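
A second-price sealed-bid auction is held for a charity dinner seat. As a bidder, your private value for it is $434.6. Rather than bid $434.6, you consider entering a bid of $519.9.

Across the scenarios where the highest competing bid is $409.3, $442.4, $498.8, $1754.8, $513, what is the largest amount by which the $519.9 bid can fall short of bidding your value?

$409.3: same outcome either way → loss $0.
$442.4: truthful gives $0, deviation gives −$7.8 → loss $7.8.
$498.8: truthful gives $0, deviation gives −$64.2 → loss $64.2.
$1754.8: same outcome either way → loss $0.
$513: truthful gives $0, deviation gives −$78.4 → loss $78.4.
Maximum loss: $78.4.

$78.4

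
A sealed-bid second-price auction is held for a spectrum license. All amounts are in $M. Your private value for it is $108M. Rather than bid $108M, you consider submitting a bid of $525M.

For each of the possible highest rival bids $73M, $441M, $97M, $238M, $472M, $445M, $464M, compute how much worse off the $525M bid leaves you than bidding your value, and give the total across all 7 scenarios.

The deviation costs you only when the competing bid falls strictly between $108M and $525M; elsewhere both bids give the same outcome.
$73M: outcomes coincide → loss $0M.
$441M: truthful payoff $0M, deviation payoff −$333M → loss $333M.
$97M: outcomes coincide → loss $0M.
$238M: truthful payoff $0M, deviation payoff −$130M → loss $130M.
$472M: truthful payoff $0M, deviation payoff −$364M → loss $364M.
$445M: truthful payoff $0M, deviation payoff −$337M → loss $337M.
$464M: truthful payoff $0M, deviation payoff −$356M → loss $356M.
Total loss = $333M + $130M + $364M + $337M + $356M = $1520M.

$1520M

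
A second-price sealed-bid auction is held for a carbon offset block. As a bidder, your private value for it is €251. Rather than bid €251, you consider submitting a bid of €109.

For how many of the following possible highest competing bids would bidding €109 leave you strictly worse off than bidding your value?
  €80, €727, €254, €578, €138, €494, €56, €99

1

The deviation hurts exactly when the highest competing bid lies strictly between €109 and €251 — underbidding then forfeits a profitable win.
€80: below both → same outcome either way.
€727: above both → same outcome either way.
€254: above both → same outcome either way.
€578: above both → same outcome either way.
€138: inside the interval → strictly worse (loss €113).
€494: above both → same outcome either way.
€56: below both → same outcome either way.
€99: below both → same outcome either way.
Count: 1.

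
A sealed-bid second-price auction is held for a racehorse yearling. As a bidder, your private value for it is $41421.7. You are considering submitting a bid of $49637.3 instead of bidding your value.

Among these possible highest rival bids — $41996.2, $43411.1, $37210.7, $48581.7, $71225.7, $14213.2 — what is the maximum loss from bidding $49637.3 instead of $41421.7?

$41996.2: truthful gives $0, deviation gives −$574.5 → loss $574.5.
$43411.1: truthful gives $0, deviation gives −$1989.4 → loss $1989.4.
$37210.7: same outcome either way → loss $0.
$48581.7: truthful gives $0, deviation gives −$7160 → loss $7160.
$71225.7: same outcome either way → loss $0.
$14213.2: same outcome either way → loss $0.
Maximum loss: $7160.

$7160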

● EXERCISE GOAL
Write out exactly the lines above from the line with "A second-price sealed-bid auction is held for a carbon" through the line with "For how many", both of them included, and leave out all other lines.

● ANSWER SPACE
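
A second-price sealed-bid auction is held for a carbon offset block. As a bidder, your private value for it is €251. Rather than bid €251, you consider submitting a bid of €109.

For how many of the following possible highest competing bids would bidding €109 leave you strictly worse off than bidding your value?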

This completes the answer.